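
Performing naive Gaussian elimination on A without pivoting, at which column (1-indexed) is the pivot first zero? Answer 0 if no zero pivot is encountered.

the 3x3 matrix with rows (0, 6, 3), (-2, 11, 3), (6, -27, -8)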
--
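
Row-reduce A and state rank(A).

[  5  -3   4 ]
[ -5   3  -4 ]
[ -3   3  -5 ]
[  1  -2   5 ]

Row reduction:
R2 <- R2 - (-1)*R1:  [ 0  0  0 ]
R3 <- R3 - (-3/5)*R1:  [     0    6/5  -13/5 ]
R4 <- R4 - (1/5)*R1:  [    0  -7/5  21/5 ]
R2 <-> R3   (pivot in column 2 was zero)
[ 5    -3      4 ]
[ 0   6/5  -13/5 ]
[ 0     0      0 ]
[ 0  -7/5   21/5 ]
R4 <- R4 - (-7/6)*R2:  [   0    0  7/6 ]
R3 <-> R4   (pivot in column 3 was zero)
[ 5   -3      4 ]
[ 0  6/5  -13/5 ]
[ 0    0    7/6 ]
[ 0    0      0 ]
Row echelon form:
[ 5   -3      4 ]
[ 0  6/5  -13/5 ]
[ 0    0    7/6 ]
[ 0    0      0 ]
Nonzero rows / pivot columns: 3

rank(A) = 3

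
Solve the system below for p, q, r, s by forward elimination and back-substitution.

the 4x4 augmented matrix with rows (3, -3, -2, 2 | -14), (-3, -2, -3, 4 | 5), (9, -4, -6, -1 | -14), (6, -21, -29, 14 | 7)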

Prompt.
Among the records above, only the lines between the line holding "Performing naive Gaussian" and the line holding "the 3x3 matrix", inclusive, are to be output, exactly as written.

Solution to the exercise.
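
Performing naive Gaussian elimination on A without pivoting, at which column (1-indexed) is the pivot first zero? Answer 0 if no zero pivot is encountered.

the 3x3 matrix with rows (0, 6, 3), (-2, 11, 3), (6, -27, -8)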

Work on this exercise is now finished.